Task to complete — Could you return the whole listing, character for character?

Provided information —

------------

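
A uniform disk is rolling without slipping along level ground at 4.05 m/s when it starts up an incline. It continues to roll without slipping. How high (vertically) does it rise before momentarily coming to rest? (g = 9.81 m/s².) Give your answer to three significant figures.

h ≈ 1.25 m

For this body I = (1/2)MR², i.e. k = I/(MR²) = 0.5.
Pure rolling means v = ωR; then KE = ½Mv² + ½I(v/R)² = ½(1+k)Mv² = (3/4)Mv².
At the top the kinetic energy is zero, so (3/4)Mv₀² = Mgh.
Thus h = (1+k)v₀²/(2g) = 1.5 × 4.05² / (2 × 9.81) ≈ 1.25 m.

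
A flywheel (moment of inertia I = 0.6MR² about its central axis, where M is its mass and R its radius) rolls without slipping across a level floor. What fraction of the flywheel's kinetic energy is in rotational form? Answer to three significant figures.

fraction ≈ 0.375

With I = 0.6MR², the ratio k = I/(MR²) is 0.6.
Since ω = v/R, the translational part is ½Mv² and the rotational part is ½I(v/R)² = ½kMv²; the total is ½(1+k)Mv².
The rotational fraction is therefore k/(1+k) = 0.6/1.6 ≈ 0.375.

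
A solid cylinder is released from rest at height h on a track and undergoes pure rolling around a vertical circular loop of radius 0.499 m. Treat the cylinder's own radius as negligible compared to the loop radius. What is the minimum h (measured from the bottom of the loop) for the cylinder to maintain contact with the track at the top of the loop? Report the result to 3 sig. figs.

h_min ≈ 1.37 m

The moment of inertia is (1/2)MR², giving k ≡ I/(MR²) = 0.5.
At the top, contact is just lost when gravity alone supplies the centripetal force: Mg = Mv_top²/r, i.e. v_top² = gr.
With ω = v/R, the kinetic energy at speed v is ½(1+k)Mv² = (3/4)Mv².
Energy conservation from release (height h) to the top (height 2r): Mgh = Mg(2r) + (3/4)M·gr.
Thus h_min = 2r + (1+k)r/2 = r(2 + 1.5/2) = 0.499 × 2.75 ≈ 1.37 m.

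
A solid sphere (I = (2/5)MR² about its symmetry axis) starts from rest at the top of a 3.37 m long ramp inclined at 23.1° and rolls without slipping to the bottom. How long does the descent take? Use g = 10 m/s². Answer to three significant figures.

For this body I = (2/5)MR², i.e. k = I/(MR²) = 0.4.
Translational: Mg sinθ − f = Ma. Rotational about the CM: fR = Iα = kMRa, so f = kMa.
Hence a = g sinθ/(1+k) = 10×sin23.1°/1.4 = 2.802 m/s².
With constant a from rest, t = √(2L/a) = √(2·3.37/2.802) ≈ 1.55 s.

t ≈ 1.55 s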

------------

Reply —
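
A uniform disk is rolling without slipping along level ground at 4.05 m/s when it starts up an incline. It continues to roll without slipping. How high (vertically) does it rise before momentarily coming to rest? (g = 9.81 m/s².) Give your answer to three significant figures.

h ≈ 1.25 m

For this body I = (1/2)MR², i.e. k = I/(MR²) = 0.5.
Pure rolling means v = ωR; then KE = ½Mv² + ½I(v/R)² = ½(1+k)Mv² = (3/4)Mv².
At the top the kinetic energy is zero, so (3/4)Mv₀² = Mgh.
Thus h = (1+k)v₀²/(2g) = 1.5 × 4.05² / (2 × 9.81) ≈ 1.25 m.

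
A flywheel (moment of inertia I = 0.6MR² about its central axis, where M is its mass and R its radius) rolls without slipping across a level floor. What fraction of the flywheel's kinetic energy is in rotational form? Answer to three significant figures.

fraction ≈ 0.375

With I = 0.6MR², the ratio k = I/(MR²) is 0.6.
Since ω = v/R, the translational part is ½Mv² and the rotational part is ½I(v/R)² = ½kMv²; the total is ½(1+k)Mv².
The rotational fraction is therefore k/(1+k) = 0.6/1.6 ≈ 0.375.

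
A solid cylinder is released from rest at height h on a track and undergoes pure rolling around a vertical circular loop of radius 0.499 m. Treat the cylinder's own radius as negligible compared to the loop radius. What is the minimum h (measured from the bottom of the loop) for the cylinder to maintain contact with the track at the top of the loop? Report the result to 3 sig. figs.

h_min ≈ 1.37 m

The moment of inertia is (1/2)MR², giving k ≡ I/(MR²) = 0.5.
At the top, contact is just lost when gravity alone supplies the centripetal force: Mg = Mv_top²/r, i.e. v_top² = gr.
With ω = v/R, the kinetic energy at speed v is ½(1+k)Mv² = (3/4)Mv².
Energy conservation from release (height h) to the top (height 2r): Mgh = Mg(2r) + (3/4)M·gr.
Thus h_min = 2r + (1+k)r/2 = r(2 + 1.5/2) = 0.499 × 2.75 ≈ 1.37 m.

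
A solid sphere (I = (2/5)MR² about its symmetry axis) starts from rest at the top of a 3.37 m long ramp inclined at 23.1° and rolls without slipping to the bottom. How long does the descent take? Use g = 10 m/s². Answer to three significant figures.

For this body I = (2/5)MR², i.e. k = I/(MR²) = 0.4.
Translational: Mg sinθ − f = Ma. Rotational about the CM: fR = Iα = kMRa, so f = kMa.
Hence a = g sinθ/(1+k) = 10×sin23.1°/1.4 = 2.802 m/s².
With constant a from rest, t = √(2L/a) = √(2·3.37/2.802) ≈ 1.55 s.

t ≈ 1.55 s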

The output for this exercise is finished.